■ Exercise ■
Write out all of the listing exactly. Add nothing to it.
=== Section Start ===
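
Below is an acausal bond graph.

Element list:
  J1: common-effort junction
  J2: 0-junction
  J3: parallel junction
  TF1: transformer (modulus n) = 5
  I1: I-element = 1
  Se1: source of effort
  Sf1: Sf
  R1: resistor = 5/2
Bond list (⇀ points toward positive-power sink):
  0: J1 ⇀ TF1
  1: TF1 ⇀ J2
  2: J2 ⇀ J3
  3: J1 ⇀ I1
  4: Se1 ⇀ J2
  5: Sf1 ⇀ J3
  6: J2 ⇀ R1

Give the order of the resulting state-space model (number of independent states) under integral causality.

1  (I1 all integral)

#4 stroke→J2  (Se1 fixes effort; stroke away)
#5 stroke→Sf1  (Sf1 (Sf) sets flow on bond)
#1 stroke→TF1  (J2: bond 4 brought effort, rest push out)
#2 stroke→J3  (common-e at J2 fixed by 4)
#6 stroke→R1  (0-jn J2 has e-setter on 4)
#0 stroke→J1  (TF1: transformer flips bond 1)
#3 stroke→I1  (J1 effort already set via bond 0)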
=== Section End ===
■ Solution for this task ■
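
Below is an acausal bond graph.

Element list:
  J1: common-effort junction
  J2: 0-junction
  J3: parallel junction
  TF1: transformer (modulus n) = 5
  I1: I-element = 1
  Se1: source of effort
  Sf1: Sf
  R1: resistor = 5/2
Bond list (⇀ points toward positive-power sink):
  0: J1 ⇀ TF1
  1: TF1 ⇀ J2
  2: J2 ⇀ J3
  3: J1 ⇀ I1
  4: Se1 ⇀ J2
  5: Sf1 ⇀ J3
  6: J2 ⇀ R1

Give the order of the resulting state-space model (number of independent states) under integral causality.

1  (I1 all integral)

#4 stroke→J2  (Se1 fixes effort; stroke away)
#5 stroke→Sf1  (Sf1 (Sf) sets flow on bond)
#1 stroke→TF1  (J2: bond 4 brought effort, rest push out)
#2 stroke→J3  (common-e at J2 fixed by 4)
#6 stroke→R1  (0-jn J2 has e-setter on 4)
#0 stroke→J1  (TF1: transformer flips bond 1)
#3 stroke→I1  (J1 effort already set via bond 0)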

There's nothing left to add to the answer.